>>>>>

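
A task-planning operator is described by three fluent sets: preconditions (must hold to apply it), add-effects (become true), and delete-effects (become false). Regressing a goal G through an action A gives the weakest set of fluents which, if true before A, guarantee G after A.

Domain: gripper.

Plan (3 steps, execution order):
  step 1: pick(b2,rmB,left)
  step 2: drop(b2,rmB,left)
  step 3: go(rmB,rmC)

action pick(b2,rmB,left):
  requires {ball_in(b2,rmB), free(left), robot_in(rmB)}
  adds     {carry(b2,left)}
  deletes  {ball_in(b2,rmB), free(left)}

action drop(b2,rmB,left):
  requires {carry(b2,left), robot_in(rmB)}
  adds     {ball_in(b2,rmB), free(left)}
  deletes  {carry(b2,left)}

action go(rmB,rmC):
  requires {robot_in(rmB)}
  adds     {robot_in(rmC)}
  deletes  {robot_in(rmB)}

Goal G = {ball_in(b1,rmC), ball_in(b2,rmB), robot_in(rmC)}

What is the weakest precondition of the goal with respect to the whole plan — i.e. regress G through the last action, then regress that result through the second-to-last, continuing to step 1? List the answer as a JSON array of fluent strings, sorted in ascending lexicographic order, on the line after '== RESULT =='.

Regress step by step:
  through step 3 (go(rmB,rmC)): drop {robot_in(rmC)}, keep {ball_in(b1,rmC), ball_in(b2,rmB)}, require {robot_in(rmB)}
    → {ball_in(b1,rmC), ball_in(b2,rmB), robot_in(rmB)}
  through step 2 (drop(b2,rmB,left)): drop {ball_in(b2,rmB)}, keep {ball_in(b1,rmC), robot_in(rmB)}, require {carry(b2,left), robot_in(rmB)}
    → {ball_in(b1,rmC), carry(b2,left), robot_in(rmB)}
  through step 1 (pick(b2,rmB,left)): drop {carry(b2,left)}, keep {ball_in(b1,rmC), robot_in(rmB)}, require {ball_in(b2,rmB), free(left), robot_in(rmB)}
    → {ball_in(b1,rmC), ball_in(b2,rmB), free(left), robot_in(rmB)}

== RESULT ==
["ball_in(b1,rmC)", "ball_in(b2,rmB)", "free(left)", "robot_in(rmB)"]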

<<<<<
>>>>>

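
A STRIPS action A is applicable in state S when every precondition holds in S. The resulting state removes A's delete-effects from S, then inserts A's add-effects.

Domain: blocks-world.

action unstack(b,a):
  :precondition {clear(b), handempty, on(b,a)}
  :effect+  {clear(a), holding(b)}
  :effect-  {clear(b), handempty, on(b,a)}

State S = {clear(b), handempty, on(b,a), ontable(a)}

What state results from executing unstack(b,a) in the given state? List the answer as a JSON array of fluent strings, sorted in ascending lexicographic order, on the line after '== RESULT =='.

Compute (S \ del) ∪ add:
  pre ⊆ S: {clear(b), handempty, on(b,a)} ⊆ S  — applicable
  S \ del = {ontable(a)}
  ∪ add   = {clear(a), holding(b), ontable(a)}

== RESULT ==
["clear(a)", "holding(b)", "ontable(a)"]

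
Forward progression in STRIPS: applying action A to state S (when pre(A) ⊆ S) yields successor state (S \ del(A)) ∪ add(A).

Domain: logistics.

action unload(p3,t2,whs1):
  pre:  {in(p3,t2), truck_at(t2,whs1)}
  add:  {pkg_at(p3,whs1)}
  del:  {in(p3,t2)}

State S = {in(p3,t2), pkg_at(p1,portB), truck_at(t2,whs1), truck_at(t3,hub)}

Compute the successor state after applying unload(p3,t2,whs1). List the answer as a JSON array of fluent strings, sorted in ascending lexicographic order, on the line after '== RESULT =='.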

<<<<<

Brief | Your answer should be a single number: how many lines of the material contain the word "unload".

Result | 2